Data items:
[Start of Attachment]

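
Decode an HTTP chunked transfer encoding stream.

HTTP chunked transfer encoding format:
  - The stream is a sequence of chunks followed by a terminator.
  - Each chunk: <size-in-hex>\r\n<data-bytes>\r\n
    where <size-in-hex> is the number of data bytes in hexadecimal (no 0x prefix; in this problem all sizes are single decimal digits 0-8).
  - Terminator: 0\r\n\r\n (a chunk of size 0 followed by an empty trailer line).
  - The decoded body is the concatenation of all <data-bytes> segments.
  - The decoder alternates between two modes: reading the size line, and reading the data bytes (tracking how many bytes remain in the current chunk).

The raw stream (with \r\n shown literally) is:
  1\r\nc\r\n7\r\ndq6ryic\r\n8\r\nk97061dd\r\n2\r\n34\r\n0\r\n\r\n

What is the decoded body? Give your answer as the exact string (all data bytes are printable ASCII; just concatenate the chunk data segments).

Answer: cdq6ryick97061dd34

Derivation:
Chunk 1: stream[0..1]='1' size=0x1=1, data at stream[3..4]='c' -> body[0..1], body so far='c'
Chunk 2: stream[6..7]='7' size=0x7=7, data at stream[9..16]='dq6ryic' -> body[1..8], body so far='cdq6ryic'
Chunk 3: stream[18..19]='8' size=0x8=8, data at stream[21..29]='k97061dd' -> body[8..16], body so far='cdq6ryick97061dd'
Chunk 4: stream[31..32]='2' size=0x2=2, data at stream[34..36]='34' -> body[16..18], body so far='cdq6ryick97061dd34'
Chunk 5: stream[38..39]='0' size=0 (terminator). Final body='cdq6ryick97061dd34' (18 bytes)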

[End of Attachment]

Filter the entries above down to the lines that contain the word "chunked".

## [TASK RESPONSE]
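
Decode an HTTP chunked transfer encoding stream.
HTTP chunked transfer encoding format: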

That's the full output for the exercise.